* Problem to work on: Wherever the word "following" occurs in the lines below, copy the whole line.

* Records for this exercise:
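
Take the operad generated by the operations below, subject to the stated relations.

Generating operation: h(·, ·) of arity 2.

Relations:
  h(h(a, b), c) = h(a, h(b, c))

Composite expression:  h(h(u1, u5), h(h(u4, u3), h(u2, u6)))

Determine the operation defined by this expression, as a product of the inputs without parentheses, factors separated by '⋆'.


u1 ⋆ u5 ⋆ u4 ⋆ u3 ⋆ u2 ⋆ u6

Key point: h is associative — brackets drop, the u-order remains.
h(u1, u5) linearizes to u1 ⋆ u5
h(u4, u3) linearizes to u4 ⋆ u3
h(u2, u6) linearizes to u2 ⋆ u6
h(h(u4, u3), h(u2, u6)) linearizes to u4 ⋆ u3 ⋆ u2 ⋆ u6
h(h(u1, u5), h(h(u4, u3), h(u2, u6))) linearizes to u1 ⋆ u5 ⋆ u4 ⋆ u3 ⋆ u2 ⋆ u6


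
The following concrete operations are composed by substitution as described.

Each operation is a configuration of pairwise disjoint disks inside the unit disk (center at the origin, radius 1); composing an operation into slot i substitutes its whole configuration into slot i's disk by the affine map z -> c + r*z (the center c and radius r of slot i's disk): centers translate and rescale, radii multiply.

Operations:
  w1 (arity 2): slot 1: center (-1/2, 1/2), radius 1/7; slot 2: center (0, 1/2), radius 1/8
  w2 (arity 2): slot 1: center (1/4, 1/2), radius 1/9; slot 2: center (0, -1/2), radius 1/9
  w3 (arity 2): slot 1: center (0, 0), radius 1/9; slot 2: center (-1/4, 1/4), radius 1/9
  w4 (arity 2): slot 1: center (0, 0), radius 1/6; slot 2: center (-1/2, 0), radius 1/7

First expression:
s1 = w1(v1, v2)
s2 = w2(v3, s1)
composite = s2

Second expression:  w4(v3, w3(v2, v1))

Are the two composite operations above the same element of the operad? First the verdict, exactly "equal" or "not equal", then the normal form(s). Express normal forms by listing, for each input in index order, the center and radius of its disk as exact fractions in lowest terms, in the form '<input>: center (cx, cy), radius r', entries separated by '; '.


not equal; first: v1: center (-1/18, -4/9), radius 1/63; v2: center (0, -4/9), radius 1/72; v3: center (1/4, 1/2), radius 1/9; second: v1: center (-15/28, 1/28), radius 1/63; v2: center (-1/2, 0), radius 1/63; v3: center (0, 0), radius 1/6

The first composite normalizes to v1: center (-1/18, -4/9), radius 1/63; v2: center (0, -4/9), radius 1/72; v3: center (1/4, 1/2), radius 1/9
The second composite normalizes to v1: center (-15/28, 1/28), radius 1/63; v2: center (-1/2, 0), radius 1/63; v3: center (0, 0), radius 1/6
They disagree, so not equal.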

--

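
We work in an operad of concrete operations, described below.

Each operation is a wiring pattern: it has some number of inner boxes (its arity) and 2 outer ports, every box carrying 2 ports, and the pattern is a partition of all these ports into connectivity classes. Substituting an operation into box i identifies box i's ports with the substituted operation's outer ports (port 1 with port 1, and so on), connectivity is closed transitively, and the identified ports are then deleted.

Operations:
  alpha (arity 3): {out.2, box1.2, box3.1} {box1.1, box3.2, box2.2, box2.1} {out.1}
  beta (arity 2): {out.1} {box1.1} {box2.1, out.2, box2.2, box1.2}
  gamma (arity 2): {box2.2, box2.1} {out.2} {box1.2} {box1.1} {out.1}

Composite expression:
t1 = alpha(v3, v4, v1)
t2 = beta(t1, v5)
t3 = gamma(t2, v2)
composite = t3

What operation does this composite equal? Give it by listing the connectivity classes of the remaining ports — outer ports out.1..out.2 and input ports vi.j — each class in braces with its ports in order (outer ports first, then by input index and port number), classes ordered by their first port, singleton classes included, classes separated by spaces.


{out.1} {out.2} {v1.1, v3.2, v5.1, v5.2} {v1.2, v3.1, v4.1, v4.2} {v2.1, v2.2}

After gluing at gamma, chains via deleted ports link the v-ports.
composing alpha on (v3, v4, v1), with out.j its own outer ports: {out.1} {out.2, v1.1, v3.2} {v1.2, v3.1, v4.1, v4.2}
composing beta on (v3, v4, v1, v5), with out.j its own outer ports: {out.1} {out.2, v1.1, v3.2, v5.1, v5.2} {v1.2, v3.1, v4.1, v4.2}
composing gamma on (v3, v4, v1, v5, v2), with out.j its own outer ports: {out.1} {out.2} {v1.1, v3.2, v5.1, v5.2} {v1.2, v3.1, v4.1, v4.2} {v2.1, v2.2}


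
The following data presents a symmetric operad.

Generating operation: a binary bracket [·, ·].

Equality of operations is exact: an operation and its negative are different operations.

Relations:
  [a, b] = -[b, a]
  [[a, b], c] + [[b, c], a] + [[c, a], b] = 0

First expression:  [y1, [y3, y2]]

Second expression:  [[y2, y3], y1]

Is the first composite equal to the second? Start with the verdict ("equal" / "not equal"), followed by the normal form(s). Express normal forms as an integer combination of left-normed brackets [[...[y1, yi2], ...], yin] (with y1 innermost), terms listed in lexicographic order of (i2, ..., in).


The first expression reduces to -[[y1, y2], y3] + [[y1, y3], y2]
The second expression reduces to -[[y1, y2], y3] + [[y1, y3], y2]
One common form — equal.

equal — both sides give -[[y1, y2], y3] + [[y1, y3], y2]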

* Reply to the exercise:
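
The following concrete operations are composed by substitution as described.
The following data presents a symmetric operad.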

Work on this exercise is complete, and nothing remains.